**Task requirements:**
Your response should consist of every line below, reproduced without alteration.

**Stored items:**
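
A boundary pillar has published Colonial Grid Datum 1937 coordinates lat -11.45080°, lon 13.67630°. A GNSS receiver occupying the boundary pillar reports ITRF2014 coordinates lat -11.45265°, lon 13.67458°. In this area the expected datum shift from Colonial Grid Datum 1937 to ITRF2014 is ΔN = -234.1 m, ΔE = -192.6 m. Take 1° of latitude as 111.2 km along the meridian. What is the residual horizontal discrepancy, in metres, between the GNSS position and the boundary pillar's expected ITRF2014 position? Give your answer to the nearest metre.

Observed coordinate differences: Δφ = -0.00185°, Δλ = -0.00172°.
Converting to metres (1° lat = 111200 m, cos φ = 0.980096): observed ΔN = -205.7 m, observed ΔE = -187.5 m.
Subtracting the expected shift leaves a residual of -205.7 − (-234.1) = 28.4 m north and -187.5 − (-192.6) = 5.1 m east.
Residual distance = √(28.4² + 5.1²) = 28.8 m.

29 m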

**Result of this task:**
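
A boundary pillar has published Colonial Grid Datum 1937 coordinates lat -11.45080°, lon 13.67630°. A GNSS receiver occupying the boundary pillar reports ITRF2014 coordinates lat -11.45265°, lon 13.67458°. In this area the expected datum shift from Colonial Grid Datum 1937 to ITRF2014 is ΔN = -234.1 m, ΔE = -192.6 m. Take 1° of latitude as 111.2 km along the meridian. What is the residual horizontal discrepancy, in metres, between the GNSS position and the boundary pillar's expected ITRF2014 position? Give your answer to the nearest metre.

Observed coordinate differences: Δφ = -0.00185°, Δλ = -0.00172°.
Converting to metres (1° lat = 111200 m, cos φ = 0.980096): observed ΔN = -205.7 m, observed ΔE = -187.5 m.
Subtracting the expected shift leaves a residual of -205.7 − (-234.1) = 28.4 m north and -187.5 − (-192.6) = 5.1 m east.
Residual distance = √(28.4² + 5.1²) = 28.8 m.

29 m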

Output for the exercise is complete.